[Work instructions] Every line in the records below that holds "make" must be identified and copied.

[Source material]
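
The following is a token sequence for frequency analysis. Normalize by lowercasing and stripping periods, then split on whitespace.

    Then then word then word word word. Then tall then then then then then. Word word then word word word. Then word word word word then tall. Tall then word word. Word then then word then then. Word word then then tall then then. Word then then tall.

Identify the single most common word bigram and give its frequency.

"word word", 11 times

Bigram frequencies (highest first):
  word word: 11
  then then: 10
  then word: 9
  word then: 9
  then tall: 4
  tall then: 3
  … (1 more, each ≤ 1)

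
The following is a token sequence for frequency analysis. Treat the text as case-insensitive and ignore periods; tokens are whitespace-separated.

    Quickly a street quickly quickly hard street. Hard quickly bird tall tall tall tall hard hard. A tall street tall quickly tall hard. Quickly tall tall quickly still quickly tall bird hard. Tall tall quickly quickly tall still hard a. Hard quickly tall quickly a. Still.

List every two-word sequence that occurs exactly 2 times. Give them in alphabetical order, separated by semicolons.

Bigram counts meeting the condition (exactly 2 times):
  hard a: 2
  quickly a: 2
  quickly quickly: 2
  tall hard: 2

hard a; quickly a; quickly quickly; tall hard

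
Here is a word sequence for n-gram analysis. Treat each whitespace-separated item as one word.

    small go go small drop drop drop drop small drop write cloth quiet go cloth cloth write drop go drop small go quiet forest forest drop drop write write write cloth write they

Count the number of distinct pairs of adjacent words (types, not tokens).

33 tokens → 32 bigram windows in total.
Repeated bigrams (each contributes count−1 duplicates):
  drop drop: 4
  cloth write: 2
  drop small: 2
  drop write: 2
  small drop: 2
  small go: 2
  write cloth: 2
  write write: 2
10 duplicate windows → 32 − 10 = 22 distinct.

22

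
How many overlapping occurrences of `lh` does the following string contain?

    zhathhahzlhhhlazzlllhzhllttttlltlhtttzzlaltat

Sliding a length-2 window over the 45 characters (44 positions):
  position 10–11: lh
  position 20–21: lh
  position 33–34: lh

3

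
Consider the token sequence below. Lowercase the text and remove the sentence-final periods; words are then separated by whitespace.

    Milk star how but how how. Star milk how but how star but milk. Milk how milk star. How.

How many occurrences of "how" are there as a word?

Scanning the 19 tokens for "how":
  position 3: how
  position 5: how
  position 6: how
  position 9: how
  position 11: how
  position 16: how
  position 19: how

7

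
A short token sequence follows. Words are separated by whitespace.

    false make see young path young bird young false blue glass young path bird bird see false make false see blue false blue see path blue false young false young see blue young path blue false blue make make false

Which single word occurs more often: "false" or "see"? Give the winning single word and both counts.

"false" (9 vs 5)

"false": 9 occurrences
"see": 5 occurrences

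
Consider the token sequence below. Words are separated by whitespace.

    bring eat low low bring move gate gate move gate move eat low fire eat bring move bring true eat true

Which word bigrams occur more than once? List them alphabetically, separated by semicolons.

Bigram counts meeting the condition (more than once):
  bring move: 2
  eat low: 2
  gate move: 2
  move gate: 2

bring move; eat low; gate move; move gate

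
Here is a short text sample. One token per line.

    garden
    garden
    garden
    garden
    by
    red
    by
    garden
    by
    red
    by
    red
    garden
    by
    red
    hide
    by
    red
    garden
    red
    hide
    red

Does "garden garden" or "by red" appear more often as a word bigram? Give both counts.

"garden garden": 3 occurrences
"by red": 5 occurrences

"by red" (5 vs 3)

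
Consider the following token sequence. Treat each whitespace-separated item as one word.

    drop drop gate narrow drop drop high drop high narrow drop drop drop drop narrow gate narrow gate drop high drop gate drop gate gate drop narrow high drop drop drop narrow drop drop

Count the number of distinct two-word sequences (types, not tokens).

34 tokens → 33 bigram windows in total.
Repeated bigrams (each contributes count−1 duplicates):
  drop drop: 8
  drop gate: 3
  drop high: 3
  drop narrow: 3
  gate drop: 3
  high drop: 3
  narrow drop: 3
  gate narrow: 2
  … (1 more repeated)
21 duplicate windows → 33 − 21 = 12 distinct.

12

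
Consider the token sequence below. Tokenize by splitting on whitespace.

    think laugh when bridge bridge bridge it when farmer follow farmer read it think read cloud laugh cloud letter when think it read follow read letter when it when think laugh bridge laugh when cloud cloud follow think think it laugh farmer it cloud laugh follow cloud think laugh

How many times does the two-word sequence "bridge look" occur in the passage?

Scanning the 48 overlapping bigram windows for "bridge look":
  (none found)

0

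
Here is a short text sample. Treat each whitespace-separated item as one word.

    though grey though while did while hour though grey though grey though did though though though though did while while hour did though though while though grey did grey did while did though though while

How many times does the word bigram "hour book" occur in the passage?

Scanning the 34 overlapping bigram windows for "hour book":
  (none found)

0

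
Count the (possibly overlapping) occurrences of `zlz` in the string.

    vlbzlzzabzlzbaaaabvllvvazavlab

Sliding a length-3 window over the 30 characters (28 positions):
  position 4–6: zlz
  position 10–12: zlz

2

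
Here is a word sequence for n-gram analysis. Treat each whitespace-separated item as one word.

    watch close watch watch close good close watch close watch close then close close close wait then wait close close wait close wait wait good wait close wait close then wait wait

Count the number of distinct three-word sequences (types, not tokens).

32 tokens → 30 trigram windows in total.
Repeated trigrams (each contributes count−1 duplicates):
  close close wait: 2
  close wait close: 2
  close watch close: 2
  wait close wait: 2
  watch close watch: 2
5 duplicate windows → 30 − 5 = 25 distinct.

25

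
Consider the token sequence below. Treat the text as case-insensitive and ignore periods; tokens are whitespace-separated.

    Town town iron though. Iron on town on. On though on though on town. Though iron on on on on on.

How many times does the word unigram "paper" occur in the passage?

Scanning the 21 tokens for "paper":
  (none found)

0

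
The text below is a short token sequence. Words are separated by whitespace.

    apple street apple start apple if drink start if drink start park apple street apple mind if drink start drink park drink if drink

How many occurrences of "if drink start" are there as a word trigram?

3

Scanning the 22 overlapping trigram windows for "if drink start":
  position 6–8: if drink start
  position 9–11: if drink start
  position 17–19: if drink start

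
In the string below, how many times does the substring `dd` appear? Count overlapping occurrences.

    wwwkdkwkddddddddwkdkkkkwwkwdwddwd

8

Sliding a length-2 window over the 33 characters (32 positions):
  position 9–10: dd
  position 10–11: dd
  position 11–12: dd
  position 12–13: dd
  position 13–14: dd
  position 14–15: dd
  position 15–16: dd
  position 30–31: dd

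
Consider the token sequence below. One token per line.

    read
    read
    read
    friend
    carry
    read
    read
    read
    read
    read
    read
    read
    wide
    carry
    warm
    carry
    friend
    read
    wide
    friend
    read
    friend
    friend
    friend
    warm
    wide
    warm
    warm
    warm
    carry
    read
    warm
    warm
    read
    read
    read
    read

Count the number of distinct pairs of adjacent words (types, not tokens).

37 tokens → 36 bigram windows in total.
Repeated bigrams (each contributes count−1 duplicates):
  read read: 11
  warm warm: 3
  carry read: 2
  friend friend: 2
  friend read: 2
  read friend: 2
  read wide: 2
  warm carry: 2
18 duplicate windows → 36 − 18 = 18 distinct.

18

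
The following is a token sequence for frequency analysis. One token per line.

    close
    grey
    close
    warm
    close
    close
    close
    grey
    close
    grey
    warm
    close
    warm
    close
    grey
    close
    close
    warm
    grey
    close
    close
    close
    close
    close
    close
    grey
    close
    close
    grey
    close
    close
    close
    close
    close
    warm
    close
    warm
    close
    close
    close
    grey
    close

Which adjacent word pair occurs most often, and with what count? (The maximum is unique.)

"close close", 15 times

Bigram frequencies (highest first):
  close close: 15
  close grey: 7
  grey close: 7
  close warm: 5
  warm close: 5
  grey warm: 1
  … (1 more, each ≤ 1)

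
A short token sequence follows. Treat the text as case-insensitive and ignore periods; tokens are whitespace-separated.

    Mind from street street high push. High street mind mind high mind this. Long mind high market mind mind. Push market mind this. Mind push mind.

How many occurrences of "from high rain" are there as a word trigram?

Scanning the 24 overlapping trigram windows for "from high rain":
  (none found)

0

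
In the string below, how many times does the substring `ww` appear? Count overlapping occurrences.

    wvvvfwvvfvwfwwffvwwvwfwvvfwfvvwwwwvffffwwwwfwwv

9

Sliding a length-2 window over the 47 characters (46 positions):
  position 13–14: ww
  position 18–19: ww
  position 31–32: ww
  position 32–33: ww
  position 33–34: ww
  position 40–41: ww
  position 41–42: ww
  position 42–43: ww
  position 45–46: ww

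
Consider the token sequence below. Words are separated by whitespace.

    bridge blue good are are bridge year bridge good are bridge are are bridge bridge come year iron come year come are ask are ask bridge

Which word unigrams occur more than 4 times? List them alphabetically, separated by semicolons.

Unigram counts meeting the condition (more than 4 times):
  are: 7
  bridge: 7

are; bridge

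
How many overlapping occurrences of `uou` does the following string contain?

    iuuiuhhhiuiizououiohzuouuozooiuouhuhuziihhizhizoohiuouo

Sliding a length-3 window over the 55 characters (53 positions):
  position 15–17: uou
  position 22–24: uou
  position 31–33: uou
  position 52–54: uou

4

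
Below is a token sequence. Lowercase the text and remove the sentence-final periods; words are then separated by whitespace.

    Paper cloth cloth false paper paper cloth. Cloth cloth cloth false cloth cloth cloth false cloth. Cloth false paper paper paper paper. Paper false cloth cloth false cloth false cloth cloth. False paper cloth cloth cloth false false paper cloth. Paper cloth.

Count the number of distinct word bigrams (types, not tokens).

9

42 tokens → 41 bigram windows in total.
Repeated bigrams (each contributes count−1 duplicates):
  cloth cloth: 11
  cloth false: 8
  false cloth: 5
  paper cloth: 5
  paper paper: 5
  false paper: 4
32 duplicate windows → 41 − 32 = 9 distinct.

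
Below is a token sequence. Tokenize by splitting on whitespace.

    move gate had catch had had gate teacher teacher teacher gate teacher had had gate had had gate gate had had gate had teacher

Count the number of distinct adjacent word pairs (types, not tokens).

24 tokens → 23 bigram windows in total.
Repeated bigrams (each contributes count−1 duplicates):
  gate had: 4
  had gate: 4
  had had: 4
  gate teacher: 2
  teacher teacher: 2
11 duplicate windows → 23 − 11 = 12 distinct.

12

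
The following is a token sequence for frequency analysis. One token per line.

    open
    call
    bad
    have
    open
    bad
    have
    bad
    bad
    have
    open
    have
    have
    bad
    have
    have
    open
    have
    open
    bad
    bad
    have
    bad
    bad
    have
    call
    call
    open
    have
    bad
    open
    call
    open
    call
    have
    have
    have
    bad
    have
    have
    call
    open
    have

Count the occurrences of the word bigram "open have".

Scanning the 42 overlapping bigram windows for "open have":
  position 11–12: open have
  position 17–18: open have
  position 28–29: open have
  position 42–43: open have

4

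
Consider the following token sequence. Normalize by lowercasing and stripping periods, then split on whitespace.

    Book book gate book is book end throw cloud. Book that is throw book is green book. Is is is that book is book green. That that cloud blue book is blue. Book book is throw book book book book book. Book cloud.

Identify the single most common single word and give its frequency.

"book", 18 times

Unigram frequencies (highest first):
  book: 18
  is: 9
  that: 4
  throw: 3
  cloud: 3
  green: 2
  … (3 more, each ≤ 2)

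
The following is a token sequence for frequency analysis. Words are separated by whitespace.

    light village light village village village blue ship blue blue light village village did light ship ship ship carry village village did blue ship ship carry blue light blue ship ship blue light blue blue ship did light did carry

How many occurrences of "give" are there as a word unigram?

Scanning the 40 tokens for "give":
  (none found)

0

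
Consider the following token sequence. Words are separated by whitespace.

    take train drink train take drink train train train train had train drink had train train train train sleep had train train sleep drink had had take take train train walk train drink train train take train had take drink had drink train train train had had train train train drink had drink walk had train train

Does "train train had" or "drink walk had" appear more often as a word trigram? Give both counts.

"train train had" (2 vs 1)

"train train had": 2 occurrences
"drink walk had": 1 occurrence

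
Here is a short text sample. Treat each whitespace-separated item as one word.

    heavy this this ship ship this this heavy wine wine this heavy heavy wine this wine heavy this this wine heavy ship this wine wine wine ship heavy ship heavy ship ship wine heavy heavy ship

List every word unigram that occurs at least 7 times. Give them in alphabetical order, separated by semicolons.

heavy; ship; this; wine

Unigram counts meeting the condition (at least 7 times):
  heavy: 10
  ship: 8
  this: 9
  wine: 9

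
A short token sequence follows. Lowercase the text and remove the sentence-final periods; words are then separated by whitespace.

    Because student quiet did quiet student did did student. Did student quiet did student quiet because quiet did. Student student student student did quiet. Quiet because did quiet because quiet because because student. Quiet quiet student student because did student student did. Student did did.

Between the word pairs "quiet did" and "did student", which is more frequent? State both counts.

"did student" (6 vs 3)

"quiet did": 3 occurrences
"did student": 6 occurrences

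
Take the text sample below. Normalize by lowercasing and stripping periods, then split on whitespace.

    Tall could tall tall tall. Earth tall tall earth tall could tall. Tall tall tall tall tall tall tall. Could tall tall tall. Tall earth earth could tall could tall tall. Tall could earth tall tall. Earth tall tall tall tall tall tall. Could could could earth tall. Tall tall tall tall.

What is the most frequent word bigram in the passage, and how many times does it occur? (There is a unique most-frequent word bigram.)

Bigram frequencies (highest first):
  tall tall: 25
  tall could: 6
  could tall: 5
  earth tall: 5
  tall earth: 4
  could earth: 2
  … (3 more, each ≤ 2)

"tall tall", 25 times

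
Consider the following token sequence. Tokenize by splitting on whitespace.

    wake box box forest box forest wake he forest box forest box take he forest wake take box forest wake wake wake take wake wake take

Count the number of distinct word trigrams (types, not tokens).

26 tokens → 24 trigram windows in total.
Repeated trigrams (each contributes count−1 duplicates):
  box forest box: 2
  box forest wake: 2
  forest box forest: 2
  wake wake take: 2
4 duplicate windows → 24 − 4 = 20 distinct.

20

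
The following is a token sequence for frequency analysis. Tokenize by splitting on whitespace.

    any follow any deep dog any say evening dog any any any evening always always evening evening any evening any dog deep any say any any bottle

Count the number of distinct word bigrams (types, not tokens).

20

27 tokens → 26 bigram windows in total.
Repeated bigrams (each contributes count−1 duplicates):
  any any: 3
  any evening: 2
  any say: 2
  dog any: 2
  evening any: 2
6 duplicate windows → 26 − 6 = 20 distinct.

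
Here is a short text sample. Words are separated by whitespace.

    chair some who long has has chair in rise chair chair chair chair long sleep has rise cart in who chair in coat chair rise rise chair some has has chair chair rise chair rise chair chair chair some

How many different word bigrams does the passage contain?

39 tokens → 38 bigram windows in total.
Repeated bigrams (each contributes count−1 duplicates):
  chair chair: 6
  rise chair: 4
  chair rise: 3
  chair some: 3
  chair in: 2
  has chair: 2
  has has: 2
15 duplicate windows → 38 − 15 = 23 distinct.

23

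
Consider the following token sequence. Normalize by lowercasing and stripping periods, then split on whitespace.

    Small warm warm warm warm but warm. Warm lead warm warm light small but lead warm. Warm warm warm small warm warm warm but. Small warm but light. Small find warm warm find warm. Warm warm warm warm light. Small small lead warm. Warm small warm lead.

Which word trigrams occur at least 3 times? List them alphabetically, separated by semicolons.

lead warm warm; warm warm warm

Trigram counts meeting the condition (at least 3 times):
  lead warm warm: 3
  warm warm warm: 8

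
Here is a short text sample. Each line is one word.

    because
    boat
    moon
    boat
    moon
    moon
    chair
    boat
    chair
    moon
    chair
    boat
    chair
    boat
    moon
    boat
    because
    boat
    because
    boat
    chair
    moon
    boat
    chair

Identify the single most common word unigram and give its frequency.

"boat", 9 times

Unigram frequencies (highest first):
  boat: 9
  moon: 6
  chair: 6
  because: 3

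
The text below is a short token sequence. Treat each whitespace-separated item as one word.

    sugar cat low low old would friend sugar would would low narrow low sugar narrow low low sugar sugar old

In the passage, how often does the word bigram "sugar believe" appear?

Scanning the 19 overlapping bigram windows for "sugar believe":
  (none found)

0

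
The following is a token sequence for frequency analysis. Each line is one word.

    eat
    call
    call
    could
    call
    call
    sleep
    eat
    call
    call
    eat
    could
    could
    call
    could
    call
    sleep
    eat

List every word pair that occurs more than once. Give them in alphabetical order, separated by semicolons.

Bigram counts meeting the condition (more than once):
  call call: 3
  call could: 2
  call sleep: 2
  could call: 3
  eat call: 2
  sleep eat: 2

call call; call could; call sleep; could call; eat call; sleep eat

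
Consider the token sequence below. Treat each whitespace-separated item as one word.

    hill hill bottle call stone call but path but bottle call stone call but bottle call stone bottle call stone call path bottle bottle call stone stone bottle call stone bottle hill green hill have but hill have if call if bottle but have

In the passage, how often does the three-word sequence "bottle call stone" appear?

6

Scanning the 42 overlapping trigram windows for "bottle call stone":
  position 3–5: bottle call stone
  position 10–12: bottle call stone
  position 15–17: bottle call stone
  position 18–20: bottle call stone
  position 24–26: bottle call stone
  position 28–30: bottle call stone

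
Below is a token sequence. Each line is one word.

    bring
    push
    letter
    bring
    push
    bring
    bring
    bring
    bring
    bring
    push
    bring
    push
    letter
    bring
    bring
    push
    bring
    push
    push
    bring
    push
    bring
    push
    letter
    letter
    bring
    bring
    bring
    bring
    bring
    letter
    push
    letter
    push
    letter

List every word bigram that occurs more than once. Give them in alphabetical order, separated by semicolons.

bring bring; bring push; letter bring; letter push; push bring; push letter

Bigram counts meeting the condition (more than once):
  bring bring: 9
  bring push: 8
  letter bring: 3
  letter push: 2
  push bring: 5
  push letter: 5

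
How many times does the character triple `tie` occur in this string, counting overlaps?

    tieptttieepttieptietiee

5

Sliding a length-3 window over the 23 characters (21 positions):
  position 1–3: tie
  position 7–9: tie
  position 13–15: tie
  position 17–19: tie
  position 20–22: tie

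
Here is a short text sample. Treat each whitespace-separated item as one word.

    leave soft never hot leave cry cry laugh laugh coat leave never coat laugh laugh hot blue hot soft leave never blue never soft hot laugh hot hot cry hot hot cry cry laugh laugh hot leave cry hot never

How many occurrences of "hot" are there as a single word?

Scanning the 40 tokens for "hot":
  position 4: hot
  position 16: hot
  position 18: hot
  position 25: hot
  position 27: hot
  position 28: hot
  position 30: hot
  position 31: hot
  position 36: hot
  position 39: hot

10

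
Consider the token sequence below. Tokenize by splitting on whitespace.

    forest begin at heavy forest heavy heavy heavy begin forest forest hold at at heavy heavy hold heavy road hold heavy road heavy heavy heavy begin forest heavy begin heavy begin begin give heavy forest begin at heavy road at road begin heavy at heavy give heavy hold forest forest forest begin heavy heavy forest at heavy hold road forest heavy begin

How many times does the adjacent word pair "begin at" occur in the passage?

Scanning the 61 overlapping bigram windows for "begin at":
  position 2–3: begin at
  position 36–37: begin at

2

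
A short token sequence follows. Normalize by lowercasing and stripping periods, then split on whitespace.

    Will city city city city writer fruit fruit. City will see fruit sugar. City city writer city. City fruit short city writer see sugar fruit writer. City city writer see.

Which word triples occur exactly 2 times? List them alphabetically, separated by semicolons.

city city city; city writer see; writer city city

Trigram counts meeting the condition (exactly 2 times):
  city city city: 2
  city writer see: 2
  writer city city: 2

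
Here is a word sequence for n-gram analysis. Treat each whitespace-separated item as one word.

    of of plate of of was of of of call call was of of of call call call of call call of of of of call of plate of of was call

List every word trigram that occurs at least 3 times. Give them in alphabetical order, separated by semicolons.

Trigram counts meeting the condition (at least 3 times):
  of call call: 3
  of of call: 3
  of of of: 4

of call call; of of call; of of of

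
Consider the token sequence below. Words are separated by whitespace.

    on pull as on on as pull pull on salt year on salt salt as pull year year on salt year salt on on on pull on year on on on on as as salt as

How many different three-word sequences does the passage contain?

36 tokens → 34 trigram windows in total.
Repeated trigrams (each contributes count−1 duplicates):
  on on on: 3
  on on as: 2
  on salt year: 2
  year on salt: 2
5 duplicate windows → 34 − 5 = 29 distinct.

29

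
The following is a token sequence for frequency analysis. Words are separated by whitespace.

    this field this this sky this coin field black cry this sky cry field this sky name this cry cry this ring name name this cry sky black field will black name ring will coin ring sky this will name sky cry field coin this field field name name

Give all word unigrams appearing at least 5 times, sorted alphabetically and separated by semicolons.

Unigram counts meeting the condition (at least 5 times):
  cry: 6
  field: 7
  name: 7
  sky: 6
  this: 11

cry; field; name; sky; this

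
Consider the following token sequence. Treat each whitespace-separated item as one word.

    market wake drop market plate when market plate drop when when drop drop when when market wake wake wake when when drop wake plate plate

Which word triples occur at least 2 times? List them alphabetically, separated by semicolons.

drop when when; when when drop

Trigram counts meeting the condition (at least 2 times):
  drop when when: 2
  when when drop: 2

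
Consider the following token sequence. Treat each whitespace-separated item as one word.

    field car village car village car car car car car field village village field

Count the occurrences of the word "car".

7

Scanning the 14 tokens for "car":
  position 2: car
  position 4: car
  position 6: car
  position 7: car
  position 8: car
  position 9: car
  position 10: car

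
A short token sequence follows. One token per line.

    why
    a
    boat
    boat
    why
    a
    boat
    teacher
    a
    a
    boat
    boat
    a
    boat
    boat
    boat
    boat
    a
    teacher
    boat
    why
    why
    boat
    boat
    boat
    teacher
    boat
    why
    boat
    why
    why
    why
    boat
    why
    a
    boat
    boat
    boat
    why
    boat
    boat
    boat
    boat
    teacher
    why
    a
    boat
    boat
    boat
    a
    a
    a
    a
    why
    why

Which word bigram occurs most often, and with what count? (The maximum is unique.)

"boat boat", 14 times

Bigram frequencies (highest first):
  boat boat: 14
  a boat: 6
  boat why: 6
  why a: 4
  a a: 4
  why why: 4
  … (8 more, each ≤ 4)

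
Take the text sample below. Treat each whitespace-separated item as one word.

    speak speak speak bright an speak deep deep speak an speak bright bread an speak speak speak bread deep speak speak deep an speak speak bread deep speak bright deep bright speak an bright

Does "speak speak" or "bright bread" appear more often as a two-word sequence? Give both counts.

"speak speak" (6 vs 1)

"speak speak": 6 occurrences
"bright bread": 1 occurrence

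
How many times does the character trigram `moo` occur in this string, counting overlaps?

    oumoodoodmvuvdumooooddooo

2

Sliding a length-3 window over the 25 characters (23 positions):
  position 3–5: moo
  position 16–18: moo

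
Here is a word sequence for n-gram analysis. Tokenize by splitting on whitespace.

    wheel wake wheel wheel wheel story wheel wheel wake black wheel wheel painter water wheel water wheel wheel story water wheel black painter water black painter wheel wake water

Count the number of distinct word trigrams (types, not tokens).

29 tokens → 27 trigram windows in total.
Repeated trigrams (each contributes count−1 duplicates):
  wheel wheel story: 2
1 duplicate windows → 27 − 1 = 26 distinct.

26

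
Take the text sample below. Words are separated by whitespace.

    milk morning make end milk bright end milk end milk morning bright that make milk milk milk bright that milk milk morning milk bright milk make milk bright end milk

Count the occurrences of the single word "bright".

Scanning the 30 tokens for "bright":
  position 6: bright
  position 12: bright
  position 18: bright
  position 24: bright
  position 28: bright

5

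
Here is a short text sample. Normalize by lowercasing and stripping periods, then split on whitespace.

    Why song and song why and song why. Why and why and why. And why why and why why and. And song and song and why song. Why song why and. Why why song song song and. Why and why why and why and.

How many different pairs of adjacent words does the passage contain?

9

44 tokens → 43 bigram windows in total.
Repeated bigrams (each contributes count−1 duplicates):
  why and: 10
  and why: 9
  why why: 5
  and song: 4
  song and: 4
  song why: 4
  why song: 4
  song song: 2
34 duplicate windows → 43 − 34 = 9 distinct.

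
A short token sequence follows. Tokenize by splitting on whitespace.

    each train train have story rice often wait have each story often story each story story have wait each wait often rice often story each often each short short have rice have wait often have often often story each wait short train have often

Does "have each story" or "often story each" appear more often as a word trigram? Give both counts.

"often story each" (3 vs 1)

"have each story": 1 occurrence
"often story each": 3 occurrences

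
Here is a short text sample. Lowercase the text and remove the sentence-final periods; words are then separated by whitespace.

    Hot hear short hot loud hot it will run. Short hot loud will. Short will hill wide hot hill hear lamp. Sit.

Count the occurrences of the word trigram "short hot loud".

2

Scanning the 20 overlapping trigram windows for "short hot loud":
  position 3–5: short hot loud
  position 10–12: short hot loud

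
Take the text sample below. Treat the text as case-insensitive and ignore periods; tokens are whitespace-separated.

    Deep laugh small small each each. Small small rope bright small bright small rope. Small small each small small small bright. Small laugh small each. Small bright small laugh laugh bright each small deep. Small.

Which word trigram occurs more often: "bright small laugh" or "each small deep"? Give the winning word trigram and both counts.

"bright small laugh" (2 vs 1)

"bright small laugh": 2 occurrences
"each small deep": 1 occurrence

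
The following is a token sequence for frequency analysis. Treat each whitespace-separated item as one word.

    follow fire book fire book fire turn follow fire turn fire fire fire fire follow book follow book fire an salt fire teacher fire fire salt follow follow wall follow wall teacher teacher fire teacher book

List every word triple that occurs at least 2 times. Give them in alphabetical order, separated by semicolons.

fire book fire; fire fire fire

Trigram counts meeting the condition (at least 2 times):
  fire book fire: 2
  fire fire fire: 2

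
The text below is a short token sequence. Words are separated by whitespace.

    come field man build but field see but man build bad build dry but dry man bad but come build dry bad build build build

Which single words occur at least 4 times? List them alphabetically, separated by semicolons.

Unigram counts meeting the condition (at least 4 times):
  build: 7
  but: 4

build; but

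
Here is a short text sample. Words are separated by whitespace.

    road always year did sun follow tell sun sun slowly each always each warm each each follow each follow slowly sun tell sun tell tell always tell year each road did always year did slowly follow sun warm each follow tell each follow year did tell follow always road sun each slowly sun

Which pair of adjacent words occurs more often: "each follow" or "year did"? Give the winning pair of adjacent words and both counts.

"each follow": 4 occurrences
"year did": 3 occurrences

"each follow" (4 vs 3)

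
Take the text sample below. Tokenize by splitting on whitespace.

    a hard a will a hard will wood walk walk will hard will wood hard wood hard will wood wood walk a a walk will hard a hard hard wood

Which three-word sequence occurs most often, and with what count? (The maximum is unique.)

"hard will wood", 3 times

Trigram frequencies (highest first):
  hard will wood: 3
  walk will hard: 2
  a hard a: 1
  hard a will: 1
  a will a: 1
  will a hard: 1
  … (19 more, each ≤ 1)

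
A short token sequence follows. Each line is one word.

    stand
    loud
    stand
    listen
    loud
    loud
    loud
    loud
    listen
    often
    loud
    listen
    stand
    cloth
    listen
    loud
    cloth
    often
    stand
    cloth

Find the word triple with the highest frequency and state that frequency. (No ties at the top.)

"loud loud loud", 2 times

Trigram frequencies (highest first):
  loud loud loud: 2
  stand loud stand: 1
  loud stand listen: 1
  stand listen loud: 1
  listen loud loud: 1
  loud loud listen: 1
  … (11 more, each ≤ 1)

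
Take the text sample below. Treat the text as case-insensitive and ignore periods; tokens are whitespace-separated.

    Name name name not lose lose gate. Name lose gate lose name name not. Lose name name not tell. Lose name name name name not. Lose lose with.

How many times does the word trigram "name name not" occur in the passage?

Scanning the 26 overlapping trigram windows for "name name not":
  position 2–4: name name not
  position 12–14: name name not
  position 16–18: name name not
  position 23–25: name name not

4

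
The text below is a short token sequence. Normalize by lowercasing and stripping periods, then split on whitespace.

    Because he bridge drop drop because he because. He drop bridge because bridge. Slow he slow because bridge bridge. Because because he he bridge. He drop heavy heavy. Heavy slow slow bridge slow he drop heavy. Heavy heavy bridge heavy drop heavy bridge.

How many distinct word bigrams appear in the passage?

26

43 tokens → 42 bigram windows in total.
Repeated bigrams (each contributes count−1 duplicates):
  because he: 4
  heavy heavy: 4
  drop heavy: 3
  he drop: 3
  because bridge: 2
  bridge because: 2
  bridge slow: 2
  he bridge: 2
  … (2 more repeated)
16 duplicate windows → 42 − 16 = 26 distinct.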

[Exercise result]
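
    false make see young path young bird young false blue glass young path bird bird see false make false see blue false blue see path blue false young false young see blue young path blue false blue make make false
    milk morning make end milk bright end milk end milk morning bright that make milk milk milk bright that milk milk morning milk bright milk make milk bright end milk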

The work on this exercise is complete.